(Records from a data source)
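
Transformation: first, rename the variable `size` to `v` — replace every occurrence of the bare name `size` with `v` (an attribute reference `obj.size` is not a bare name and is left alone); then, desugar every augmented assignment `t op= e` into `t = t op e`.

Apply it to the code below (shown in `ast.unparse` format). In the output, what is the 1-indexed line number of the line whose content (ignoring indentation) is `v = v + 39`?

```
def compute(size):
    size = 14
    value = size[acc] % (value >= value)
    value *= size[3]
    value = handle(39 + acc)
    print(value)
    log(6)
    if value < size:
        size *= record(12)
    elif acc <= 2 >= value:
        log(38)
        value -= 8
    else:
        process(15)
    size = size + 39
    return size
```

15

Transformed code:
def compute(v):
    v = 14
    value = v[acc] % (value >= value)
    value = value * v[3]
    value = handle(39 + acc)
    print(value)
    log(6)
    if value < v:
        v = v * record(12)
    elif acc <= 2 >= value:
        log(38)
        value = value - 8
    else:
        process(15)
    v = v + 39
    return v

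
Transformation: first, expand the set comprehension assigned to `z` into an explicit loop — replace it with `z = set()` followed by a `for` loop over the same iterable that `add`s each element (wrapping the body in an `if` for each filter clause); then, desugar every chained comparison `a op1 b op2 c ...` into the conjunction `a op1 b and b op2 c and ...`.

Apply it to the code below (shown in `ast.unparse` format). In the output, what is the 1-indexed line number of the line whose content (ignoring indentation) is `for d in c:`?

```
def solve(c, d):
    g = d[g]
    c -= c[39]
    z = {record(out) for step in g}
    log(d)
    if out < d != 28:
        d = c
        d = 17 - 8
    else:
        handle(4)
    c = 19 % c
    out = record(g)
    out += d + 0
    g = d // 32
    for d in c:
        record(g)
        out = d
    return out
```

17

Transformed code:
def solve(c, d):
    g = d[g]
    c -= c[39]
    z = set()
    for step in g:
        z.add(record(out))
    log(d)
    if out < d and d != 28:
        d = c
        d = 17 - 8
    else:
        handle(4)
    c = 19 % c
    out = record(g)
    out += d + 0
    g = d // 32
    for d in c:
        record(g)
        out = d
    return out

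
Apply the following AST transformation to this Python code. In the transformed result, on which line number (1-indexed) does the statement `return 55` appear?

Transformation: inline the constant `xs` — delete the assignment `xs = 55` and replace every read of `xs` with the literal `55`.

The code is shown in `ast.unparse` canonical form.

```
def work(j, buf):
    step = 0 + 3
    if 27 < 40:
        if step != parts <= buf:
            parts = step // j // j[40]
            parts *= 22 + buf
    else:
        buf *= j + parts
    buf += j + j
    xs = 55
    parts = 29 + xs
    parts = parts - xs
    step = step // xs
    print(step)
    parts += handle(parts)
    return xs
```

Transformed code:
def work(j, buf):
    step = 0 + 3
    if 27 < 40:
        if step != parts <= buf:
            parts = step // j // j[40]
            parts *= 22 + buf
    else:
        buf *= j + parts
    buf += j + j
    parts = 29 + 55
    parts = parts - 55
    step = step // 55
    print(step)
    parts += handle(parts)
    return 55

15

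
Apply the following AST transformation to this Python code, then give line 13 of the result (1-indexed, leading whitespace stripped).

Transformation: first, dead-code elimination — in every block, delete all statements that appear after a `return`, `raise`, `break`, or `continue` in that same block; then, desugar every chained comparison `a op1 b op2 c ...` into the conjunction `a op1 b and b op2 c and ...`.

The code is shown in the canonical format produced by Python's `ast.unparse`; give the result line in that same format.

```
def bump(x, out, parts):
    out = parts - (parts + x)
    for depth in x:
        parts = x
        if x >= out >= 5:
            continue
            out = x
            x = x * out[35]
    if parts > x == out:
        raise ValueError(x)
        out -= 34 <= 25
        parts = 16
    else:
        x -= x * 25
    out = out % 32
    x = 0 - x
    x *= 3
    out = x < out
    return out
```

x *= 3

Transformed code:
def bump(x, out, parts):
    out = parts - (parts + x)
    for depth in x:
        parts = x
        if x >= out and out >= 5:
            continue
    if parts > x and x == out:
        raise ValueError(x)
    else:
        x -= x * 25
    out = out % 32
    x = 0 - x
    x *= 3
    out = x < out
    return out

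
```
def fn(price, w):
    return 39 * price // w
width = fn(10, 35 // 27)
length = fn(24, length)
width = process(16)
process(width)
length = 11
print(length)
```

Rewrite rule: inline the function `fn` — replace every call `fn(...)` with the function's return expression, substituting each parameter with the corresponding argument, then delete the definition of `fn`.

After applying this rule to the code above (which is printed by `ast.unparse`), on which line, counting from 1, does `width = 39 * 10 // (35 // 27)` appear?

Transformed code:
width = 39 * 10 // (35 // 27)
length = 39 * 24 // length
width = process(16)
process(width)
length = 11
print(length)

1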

YOUR TASK
Set aside each line above that includes the string "every" and report it.

RESULT OF THE TASK
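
Transformation: first, rename the variable `size` to `v` — replace every occurrence of the bare name `size` with `v` (an attribute reference `obj.size` is not a bare name and is left alone); then, desugar every augmented assignment `t op= e` into `t = t op e`.
Transformation: first, expand the set comprehension assigned to `z` into an explicit loop — replace it with `z = set()` followed by a `for` loop over the same iterable that `add`s each element (wrapping the body in an `if` for each filter clause); then, desugar every chained comparison `a op1 b op2 c ...` into the conjunction `a op1 b and b op2 c and ...`.
Transformation: inline the constant `xs` — delete the assignment `xs = 55` and replace every read of `xs` with the literal `55`.
Transformation: first, dead-code elimination — in every block, delete all statements that appear after a `return`, `raise`, `break`, or `continue` in that same block; then, desugar every chained comparison `a op1 b op2 c ...` into the conjunction `a op1 b and b op2 c and ...`.
Rewrite rule: inline the function `fn` — replace every call `fn(...)` with the function's return expression, substituting each parameter with the corresponding argument, then delete the definition of `fn`.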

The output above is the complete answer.